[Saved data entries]
..........
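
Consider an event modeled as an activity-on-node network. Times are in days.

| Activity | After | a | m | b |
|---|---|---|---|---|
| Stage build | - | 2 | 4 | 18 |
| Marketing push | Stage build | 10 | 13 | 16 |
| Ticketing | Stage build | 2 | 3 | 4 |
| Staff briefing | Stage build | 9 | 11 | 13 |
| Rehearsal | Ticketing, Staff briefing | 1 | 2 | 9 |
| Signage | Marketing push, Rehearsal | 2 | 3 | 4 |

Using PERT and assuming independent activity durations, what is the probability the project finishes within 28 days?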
..........
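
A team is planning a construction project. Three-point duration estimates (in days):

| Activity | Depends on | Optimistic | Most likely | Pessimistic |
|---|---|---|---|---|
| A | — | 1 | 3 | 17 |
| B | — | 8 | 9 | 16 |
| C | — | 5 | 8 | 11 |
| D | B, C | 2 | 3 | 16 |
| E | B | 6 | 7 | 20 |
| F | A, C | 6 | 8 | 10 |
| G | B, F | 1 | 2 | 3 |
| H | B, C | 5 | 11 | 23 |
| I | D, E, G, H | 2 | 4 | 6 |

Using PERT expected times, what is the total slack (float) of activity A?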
..........
**Task item**
Set down, exactly as they appear above, all lines from the one that has "likely | Pessimistic |" down to the one that has "Using PERT expected", including those two and no others.

**Task answer**
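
| Activity | Depends on | Optimistic | Most likely | Pessimistic |
|---|---|---|---|---|
| A | — | 1 | 3 | 17 |
| B | — | 8 | 9 | 16 |
| C | — | 5 | 8 | 11 |
| D | B, C | 2 | 3 | 16 |
| E | B | 6 | 7 | 20 |
| F | A, C | 6 | 8 | 10 |
| G | B, F | 1 | 2 | 3 |
| H | B, C | 5 | 11 | 23 |
| I | D, E, G, H | 2 | 4 | 6 |

Using PERT expected times, what is the total slack (float) of activity A?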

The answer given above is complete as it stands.